Task details: Return only this: the line with "A nichrome wire" and all the lines that follow it below, through the final one, exactly as they are.

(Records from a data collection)
↓↓↓
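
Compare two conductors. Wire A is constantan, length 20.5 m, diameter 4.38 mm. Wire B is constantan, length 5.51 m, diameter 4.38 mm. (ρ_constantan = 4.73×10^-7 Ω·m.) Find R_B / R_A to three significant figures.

0.269

R ∝ ρL/d², so R_B/R_A = (L_B/L_A)
= (5.51/20.5) = 0.269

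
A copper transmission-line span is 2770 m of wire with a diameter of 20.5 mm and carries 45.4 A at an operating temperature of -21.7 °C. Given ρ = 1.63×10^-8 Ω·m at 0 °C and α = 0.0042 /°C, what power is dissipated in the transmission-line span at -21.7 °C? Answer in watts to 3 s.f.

A = π(d/2)² = π(1.0250e-02 m)² = 3.301e-04 m²
R₍0₎ = ρL/A = (1.63×10^-8)(2770)/(3.301e-04) = 0.1368 Ω
R₍-21.7₎ = R₍0₎(1 + αΔT) = 0.1368 × (1 + 0.0042×-21.7) = 0.1243 Ω
P = I²R = (45.4)² × 0.1243 = 256 W

256 W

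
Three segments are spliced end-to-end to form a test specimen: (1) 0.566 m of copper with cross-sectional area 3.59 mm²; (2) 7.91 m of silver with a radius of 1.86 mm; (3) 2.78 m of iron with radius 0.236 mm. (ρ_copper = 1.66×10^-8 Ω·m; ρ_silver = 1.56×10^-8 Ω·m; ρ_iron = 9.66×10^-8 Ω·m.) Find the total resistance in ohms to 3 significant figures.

1.55 Ω

Seg 1: A = 3.59 mm² = 3.590e-06 m²
R_1 = (1.66×10^-8)(0.566)/(3.590e-06) = 0.002617 Ω
Seg 2: A = πr² = π(1.8600e-03 m)² = 1.087e-05 m²
R_2 = (1.56×10^-8)(7.91)/(1.087e-05) = 0.01135 Ω
Seg 3: A = πr² = π(2.3600e-04 m)² = 1.750e-07 m²
R_3 = (9.66×10^-8)(2.78)/(1.750e-07) = 1.535 Ω
R_total = R_1 + R_2 + R_3 = 1.55 Ω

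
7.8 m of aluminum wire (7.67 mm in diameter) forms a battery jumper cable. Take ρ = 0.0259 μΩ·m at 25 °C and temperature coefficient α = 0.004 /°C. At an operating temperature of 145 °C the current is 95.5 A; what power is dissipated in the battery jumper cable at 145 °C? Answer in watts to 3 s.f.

59.0 W

ρ = 0.0259 μΩ·m = 2.59×10^-8 Ω·m
A = π(d/2)² = π(3.8350e-03 m)² = 4.620e-05 m²
R₍25₎ = ρL/A = (2.59×10^-8)(7.8)/(4.620e-05) = 0.004372 Ω
R₍145₎ = R₍25₎(1 + αΔT) = 0.004372 × (1 + 0.004×120) = 0.006471 Ω
P = I²R = (95.5)² × 0.006471 = 59.0 W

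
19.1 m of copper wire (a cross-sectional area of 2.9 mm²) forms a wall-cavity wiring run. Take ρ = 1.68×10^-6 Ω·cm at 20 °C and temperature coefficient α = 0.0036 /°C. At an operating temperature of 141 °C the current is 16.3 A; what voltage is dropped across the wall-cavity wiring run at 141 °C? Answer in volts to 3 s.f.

2.59 V

ρ = 1.68×10^-6 Ω·cm = 1.68×10^-8 Ω·m
A = 2.9 mm² = 2.900e-06 m²
R₍20₎ = ρL/A = (1.68×10^-8)(19.1)/(2.900e-06) = 0.1106 Ω
R₍141₎ = R₍20₎(1 + αΔT) = 0.1106 × (1 + 0.0036×121) = 0.1588 Ω
V = IR = 16.3 × 0.1588 = 2.59 V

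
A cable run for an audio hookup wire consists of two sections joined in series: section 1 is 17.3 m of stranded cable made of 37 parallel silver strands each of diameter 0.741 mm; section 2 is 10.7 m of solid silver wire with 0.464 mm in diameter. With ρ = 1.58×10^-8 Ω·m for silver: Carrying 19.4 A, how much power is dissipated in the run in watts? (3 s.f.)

Section 1: A_strand = π(3.7050e-04)² = 4.312e-07 m²; R₁ = ρL/(N·A_s) = (1.58×10^-8)(17.3)/(37×4.312e-07) = 0.01713 Ω
Section 2: A = π(d/2)² = π(2.3200e-04 m)² = 1.691e-07 m²
R₂ = (1.58×10^-8)(10.7)/(1.691e-07) = 0.9998 Ω
R = R₁ + R₂ = 1.017 Ω
P = I²R = (19.4)² × 1.017 = 383 W

383 W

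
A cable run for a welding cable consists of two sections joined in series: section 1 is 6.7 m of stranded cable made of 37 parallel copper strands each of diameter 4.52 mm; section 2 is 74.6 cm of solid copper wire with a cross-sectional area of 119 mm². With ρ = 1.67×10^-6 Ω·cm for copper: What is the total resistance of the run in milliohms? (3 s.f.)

ρ = 1.67×10^-6 Ω·cm = 1.67×10^-8 Ω·m
Section 1: A_strand = π(2.2600e-03)² = 1.605e-05 m²; R₁ = ρL/(N·A_s) = (1.67×10^-8)(6.7)/(37×1.605e-05) = 1.885×10^-4 Ω
Section 2: A = 119 mm² = 1.190e-04 m²
R₂ = (1.67×10^-8)(0.746)/(1.190e-04) = 1.047×10^-4 Ω
R = R₁ + R₂ = 0.293 mΩ

0.293 mΩ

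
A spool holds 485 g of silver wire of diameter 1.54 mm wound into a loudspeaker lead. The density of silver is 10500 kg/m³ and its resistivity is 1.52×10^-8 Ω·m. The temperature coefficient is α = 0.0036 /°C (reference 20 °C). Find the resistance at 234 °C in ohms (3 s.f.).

0.358 Ω

A = π(d/2)² = π(7.7000e-04 m)² = 1.8627e-06 m²
L = m/(density·A) = 0.485/(10500×1.8627e-06) = 24.8 m
R = ρL/A = (1.52×10^-8)(24.8)/(1.8627e-06) = 0.2024 Ω
R(234 °C) = 0.2024 × (1 + 0.0036×214) = 0.358 Ω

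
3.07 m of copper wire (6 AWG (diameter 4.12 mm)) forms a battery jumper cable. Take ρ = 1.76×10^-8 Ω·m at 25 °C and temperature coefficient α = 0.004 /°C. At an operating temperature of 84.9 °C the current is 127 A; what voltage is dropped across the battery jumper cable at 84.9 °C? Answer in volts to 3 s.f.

A = π(4.12/2 mm)² = π(2.0600e-03 m)² = 1.333e-05 m²
R₍25₎ = ρL/A = (1.76×10^-8)(3.07)/(1.333e-05) = 0.004053 Ω
R₍84.9₎ = R₍25₎(1 + αΔT) = 0.004053 × (1 + 0.004×59.9) = 0.005024 Ω
V = IR = 127 × 0.005024 = 0.638 V

0.638 V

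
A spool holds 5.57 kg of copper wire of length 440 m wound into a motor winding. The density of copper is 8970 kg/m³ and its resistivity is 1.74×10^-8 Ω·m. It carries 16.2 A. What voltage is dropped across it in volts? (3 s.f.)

A = m/(density·L) = 5.57/(8970×440) = 1.4113e-06 m²
R = ρL/A = (1.74×10^-8)(440)/(1.4113e-06) = 5.425 Ω
V = IR = 16.2 × 5.425 = 87.9 V

87.9 V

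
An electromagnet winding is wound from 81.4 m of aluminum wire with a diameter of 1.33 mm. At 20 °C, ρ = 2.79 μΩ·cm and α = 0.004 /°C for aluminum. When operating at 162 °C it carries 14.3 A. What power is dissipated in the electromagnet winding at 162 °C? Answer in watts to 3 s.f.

ρ = 2.79 μΩ·cm = 2.79×10^-8 Ω·m
A = π(d/2)² = π(6.6500e-04 m)² = 1.389e-06 m²
R₍20₎ = ρL/A = (2.79×10^-8)(81.4)/(1.389e-06) = 1.635 Ω
R₍162₎ = R₍20₎(1 + αΔT) = 1.635 × (1 + 0.004×142) = 2.563 Ω
P = I²R = (14.3)² × 2.563 = 524 W

524 W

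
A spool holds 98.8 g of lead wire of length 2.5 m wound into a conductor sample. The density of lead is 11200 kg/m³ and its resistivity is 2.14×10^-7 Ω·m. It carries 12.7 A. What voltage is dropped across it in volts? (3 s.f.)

1.93 V

A = m/(density·L) = 0.0988/(11200×2.5) = 3.5286e-06 m²
R = ρL/A = (2.14×10^-7)(2.5)/(3.5286e-06) = 0.1516 Ω
V = IR = 12.7 × 0.1516 = 1.93 V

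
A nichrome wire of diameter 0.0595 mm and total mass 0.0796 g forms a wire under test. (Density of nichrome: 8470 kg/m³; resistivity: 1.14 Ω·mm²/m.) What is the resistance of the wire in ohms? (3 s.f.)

1390 Ω

ρ = 1.14 Ω·mm²/m = 1.14×10^-6 Ω·m
A = π(d/2)² = π(2.9750e-05 m)² = 2.7805e-09 m²
L = m/(density·A) = 7.960×10^-5/(8470×2.7805e-09) = 3.38 m
R = ρL/A = (1.14×10^-6)(3.38)/(2.7805e-09) = 1390 Ω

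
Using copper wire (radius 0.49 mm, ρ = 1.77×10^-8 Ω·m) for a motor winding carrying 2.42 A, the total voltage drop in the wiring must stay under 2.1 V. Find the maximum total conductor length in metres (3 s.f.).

37.0 m

A = πr² = π(4.9000e-04 m)² = 7.543e-07 m²
L_max = V_max·A/(1·ρI) = (2.1)(7.543e-07)/(1.77×10^-8×2.42) = 37.0 m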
↑↑↑
Answer:
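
A nichrome wire of diameter 0.0595 mm and total mass 0.0796 g forms a wire under test. (Density of nichrome: 8470 kg/m³; resistivity: 1.14 Ω·mm²/m.) What is the resistance of the wire in ohms? (3 s.f.)

1390 Ω

ρ = 1.14 Ω·mm²/m = 1.14×10^-6 Ω·m
A = π(d/2)² = π(2.9750e-05 m)² = 2.7805e-09 m²
L = m/(density·A) = 7.960×10^-5/(8470×2.7805e-09) = 3.38 m
R = ρL/A = (1.14×10^-6)(3.38)/(2.7805e-09) = 1390 Ω

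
Using copper wire (radius 0.49 mm, ρ = 1.77×10^-8 Ω·m) for a motor winding carrying 2.42 A, the total voltage drop in the wiring must stay under 2.1 V. Find the maximum total conductor length in metres (3 s.f.).

37.0 m

A = πr² = π(4.9000e-04 m)² = 7.543e-07 m²
L_max = V_max·A/(1·ρI) = (2.1)(7.543e-07)/(1.77×10^-8×2.42) = 37.0 m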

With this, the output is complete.